#### WHAT NEEDS TO BE DONE
Gather up every line from the entries below that uses the word "tank".

(Extracted data entries)
______________________________
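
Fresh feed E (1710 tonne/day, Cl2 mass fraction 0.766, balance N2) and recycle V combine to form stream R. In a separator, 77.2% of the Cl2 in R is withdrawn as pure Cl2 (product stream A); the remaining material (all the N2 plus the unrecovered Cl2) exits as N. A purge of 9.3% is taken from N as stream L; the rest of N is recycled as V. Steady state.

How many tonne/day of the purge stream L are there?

N2 enters only via E and leaves only via the purge: 1710×0.234 = 0.093×(N2 in N), and the separator passes all N2, so N2 in R = N2 in N = 4302.6 tonne/day.
Cl2 in R: m_A = 1710×0.766 + (1−0.093)·(1−0.772)·m_A, so m_A = 1309.9/0.7932 = 1651.4 tonne/day.
N = (1−0.772)×1651.4 + 4302.6 = 4679.1 tonne/day.
Purge L = 0.093×4679.1 = 435.16 tonne/day.

435.2 tonne/day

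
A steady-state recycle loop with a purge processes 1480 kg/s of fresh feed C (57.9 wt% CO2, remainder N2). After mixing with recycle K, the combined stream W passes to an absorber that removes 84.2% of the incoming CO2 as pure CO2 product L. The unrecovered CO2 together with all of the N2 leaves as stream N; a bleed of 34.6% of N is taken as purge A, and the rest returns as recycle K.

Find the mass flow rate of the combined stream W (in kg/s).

2756 kg/s

N2 enters only via C and leaves only via the purge: 1480×0.421 = 0.346×(N2 in N), and the absorber passes all N2, so N2 in W = N2 in N = 1800.8 kg/s.
CO2 in W: m_A = 1480×0.579 + (1−0.346)·(1−0.842)·m_A, so m_A = 856.92/0.8967 = 955.67 kg/s.
W = 955.67 + 1800.8 = 2756.5 kg/s.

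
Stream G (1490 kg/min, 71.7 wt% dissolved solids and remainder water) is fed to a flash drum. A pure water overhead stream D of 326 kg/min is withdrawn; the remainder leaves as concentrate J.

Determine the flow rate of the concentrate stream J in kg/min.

1164 kg/min

Concentrate = 1490 − 326 = 1164 kg/min.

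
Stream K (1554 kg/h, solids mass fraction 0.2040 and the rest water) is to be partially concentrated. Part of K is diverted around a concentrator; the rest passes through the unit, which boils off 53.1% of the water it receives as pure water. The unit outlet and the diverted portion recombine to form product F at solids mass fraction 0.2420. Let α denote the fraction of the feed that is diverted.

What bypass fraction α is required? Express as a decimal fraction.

0.628

All 1554×0.204 = 317.02 kg/h of solids reaches F, so F = 317.02/0.242 = 1310 kg/h and vapour = 244.02 kg/h.
The evaporator receives (1−α)·1554 of feed at 0.796 water and removes 0.531 of that water:
0.531×0.796×(1−α)×1554 = 244.02
(1−α) = 244.02/656.84 = 0.3715;  α = 0.6285.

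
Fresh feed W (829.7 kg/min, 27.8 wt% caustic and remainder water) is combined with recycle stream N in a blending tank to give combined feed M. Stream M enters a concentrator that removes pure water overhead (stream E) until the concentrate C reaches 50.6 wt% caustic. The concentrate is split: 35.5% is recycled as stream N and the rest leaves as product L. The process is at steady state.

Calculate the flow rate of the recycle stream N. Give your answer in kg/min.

250.9 kg/min

Overall caustic balance (none leaves overhead): caustic in fresh feed = caustic in product, i.e. 829.7×0.278 = (1−0.355)·C·0.506.
C = 230.66/(0.506×0.645) = 706.73 kg/min.
Recycle N = 0.355×706.73 = 250.89 kg/min.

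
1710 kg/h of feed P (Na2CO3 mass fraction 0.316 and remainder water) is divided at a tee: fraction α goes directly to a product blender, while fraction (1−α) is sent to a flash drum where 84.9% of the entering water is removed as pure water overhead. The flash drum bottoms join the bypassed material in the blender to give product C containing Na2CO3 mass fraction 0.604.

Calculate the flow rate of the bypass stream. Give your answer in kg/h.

305.9 kg/h

All 1710×0.316 = 540.36 kg/h of Na2CO3 reaches C, so C = 540.36/0.604 = 894.64 kg/h and vapour = 815.36 kg/h.
The evaporator receives (1−α)·1710 of feed at 0.684 water and removes 0.849 of that water:
0.849×0.684×(1−α)×1710 = 815.36
(1−α) = 815.36/993.02 = 0.8211;  α = 0.1789.
Bypass flow = 0.1789×1710 = 305.93 kg/h.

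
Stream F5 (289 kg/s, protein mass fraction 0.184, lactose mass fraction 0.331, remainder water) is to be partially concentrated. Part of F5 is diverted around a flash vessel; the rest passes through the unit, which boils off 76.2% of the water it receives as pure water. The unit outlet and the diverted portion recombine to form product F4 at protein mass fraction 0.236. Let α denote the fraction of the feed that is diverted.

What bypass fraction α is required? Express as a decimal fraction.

0.404

All 289×0.184 = 53.176 kg/s of protein reaches F4, so F4 = 53.176/0.236 = 225.32 kg/s and vapour = 63.678 kg/s.
The evaporator receives (1−α)·289 of feed at 0.485 water and removes 0.762 of that water:
0.762×0.485×(1−α)×289 = 63.678
(1−α) = 63.678/106.81 = 0.5962;  α = 0.4038.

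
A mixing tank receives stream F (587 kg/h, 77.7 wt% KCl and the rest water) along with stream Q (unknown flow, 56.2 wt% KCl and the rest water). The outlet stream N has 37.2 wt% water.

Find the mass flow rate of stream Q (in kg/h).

Let Q be the unknown flow. Total out = 587 + Q.
water balance: 130.9 + 0.438·Q = 0.372·(587 + Q)
(0.438 − 0.372)·Q = 0.372×587 − 130.9 = 87.463
Q = 87.463 / 0.066 = 1325.2 kg/h

1325 kg/h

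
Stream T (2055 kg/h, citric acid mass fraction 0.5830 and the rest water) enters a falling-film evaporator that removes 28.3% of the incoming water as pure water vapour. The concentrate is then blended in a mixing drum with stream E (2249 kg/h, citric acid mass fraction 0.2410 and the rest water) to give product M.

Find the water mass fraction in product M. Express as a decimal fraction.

Vapour removed = 0.283×0.417×2055 = 242.51 kg/h; concentrate = 1812.5 kg/h.
water reaching the mixer = 614.42 (from concentrate) + 2249×0.759 = 2321.4 kg/h.
Product flow = 1812.5 + 2249 = 4061.5 kg/h; water fraction = 0.5716.

0.5716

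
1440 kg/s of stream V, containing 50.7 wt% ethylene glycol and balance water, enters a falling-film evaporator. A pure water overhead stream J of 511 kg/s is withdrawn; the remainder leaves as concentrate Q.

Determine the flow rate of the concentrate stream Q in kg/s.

Concentrate = 1440 − 511 = 929 kg/s.

929 kg/s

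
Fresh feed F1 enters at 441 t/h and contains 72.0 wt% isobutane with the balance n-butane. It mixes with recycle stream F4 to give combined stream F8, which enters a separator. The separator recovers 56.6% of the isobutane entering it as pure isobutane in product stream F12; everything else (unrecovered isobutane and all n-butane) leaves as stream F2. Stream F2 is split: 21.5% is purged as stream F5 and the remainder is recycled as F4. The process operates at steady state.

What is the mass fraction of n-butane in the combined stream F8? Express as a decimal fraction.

n-butane enters only via F1 and leaves only via the purge: 441×0.280 = 0.215×(n-butane in F2), and the separator passes all n-butane, so n-butane in F8 = n-butane in F2 = 574.33 t/h.
isobutane in F8: m_A = 441×0.720 + (1−0.215)·(1−0.566)·m_A, so m_A = 317.52/0.6593 = 481.59 t/h.
F8 = 481.59 + 574.33 = 1055.9 t/h.
n-butane fraction in F8 = 574.33/1055.9 = 0.5439.

0.5439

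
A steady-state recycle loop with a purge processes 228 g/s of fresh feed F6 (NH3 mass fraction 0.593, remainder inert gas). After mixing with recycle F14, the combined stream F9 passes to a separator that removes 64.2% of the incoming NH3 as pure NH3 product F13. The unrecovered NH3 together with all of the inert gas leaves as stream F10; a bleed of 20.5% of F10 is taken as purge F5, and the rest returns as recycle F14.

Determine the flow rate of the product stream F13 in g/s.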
______________________________
#### FINISHED EXERCISE
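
Fresh feed W (829.7 kg/min, 27.8 wt% caustic and remainder water) is combined with recycle stream N in a blending tank to give combined feed M. Stream M enters a concentrator that removes pure water overhead (stream E) until the concentrate C reaches 50.6 wt% caustic. The concentrate is split: 35.5% is recycled as stream N and the rest leaves as product L. The process is at steady state.
A mixing tank receives stream F (587 kg/h, 77.7 wt% KCl and the rest water) along with stream Q (unknown flow, 56.2 wt% KCl and the rest water). The outlet stream N has 37.2 wt% water.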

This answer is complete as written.